◆ **Work item**
Which lines below fall between the one containing "Below is the complete sequence of a 154" and the one containing "It is cut to completion with ApaI"? Repeat them exactly, counting both of those lines, and add nothing else.

[Opening Task inputs section]

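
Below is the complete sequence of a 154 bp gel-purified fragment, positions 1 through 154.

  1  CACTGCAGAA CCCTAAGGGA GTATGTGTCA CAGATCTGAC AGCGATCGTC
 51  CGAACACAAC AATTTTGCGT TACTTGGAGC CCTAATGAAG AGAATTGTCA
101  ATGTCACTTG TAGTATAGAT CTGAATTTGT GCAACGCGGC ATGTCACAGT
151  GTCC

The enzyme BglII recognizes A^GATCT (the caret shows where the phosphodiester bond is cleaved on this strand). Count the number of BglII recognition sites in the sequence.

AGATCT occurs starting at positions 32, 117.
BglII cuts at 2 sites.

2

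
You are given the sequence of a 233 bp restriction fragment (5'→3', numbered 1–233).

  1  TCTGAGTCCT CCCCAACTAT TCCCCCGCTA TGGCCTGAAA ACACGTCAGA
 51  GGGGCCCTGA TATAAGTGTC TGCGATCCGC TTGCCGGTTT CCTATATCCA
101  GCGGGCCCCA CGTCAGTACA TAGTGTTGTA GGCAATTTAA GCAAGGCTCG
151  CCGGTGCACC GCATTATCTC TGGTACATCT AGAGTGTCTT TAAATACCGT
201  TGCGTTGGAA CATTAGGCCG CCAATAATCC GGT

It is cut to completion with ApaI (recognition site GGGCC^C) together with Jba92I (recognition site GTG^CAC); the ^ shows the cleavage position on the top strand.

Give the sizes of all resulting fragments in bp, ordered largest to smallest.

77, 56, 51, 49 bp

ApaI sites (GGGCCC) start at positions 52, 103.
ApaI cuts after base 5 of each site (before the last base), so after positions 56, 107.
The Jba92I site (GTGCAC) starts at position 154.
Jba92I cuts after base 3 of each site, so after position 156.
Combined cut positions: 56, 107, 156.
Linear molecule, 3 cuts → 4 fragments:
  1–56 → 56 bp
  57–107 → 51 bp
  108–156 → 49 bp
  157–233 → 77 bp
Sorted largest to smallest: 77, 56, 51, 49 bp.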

[Closing Task inputs section]
[Opening Task inputs section]

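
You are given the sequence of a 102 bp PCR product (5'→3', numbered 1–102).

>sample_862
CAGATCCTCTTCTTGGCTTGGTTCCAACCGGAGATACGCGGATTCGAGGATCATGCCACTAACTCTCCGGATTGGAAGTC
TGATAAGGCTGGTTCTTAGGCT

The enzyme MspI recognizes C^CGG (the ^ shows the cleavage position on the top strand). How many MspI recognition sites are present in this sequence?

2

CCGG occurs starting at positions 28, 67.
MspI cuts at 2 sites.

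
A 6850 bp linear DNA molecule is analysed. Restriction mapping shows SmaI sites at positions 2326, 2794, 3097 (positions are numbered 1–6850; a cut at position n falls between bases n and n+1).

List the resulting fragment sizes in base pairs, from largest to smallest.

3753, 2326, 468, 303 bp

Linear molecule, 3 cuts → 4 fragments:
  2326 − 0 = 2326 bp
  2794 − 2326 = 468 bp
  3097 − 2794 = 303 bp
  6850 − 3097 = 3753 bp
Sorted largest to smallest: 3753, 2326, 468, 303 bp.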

[Closing Task inputs section]
[Opening Task inputs section]

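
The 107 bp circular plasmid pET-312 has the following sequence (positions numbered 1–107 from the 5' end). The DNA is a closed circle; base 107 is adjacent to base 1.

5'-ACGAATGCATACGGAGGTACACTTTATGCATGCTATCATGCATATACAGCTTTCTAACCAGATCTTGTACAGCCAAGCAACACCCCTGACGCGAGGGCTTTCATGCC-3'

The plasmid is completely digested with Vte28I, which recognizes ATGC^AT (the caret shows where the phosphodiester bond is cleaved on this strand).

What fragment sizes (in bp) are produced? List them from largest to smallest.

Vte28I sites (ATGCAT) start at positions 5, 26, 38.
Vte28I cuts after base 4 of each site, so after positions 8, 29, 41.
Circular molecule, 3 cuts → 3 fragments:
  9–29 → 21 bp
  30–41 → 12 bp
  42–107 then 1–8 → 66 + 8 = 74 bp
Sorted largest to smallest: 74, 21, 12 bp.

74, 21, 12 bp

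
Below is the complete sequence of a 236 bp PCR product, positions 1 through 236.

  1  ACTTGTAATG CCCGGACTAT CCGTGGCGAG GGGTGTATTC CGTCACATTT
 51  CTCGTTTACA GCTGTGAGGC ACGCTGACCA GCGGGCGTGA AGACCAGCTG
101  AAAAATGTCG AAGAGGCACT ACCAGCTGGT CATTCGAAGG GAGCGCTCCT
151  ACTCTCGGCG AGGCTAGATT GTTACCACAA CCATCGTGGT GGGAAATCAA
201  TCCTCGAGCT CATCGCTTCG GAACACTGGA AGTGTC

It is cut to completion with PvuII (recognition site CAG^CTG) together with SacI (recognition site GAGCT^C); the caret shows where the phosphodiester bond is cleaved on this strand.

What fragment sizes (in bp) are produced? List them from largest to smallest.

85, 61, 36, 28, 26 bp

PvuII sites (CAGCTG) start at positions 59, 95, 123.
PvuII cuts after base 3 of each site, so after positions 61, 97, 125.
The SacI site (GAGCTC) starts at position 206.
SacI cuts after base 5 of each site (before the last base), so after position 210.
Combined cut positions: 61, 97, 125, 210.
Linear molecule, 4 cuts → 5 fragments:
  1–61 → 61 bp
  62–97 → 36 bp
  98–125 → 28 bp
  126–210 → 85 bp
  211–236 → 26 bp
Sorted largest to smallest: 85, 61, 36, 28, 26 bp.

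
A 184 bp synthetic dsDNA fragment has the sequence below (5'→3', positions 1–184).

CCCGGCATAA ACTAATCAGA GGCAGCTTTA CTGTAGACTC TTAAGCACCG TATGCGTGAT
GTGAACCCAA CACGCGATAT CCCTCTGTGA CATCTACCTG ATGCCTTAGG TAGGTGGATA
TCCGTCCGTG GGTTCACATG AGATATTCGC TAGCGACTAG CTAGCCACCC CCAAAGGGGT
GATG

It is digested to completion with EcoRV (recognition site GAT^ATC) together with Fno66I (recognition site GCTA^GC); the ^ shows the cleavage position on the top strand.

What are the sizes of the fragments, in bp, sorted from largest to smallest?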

[Closing Task inputs section]

◆ **Solution for this problem**
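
Below is the complete sequence of a 154 bp gel-purified fragment, positions 1 through 154.

  1  CACTGCAGAA CCCTAAGGGA GTATGTGTCA CAGATCTGAC AGCGATCGTC
 51  CGAACACAAC AATTTTGCGT TACTTGGAGC CCTAATGAAG AGAATTGTCA
101  ATGTCACTTG TAGTATAGAT CTGAATTTGT GCAACGCGGC ATGTCACAGT
151  GTCC

The enzyme BglII recognizes A^GATCT (the caret shows where the phosphodiester bond is cleaved on this strand). Count the number of BglII recognition sites in the sequence.

AGATCT occurs starting at positions 32, 117.
BglII cuts at 2 sites.

2

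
You are given the sequence of a 233 bp restriction fragment (5'→3', numbered 1–233).

  1  TCTGAGTCCT CCCCAACTAT TCCCCCGCTA TGGCCTGAAA ACACGTCAGA
 51  GGGGCCCTGA TATAAGTGTC TGCGATCCGC TTGCCGGTTT CCTATATCCA
101  GCGGGCCCCA CGTCAGTACA TAGTGTTGTA GGCAATTTAA GCAAGGCTCG
151  CCGGTGCACC GCATTATCTC TGGTACATCT AGAGTGTCTT TAAATACCGT
201  TGCGTTGGAA CATTAGGCCG CCAATAATCC GGT

It is cut to completion with ApaI (recognition site GGGCC^C) together with Jba92I (recognition site GTG^CAC); the ^ shows the cleavage position on the top strand.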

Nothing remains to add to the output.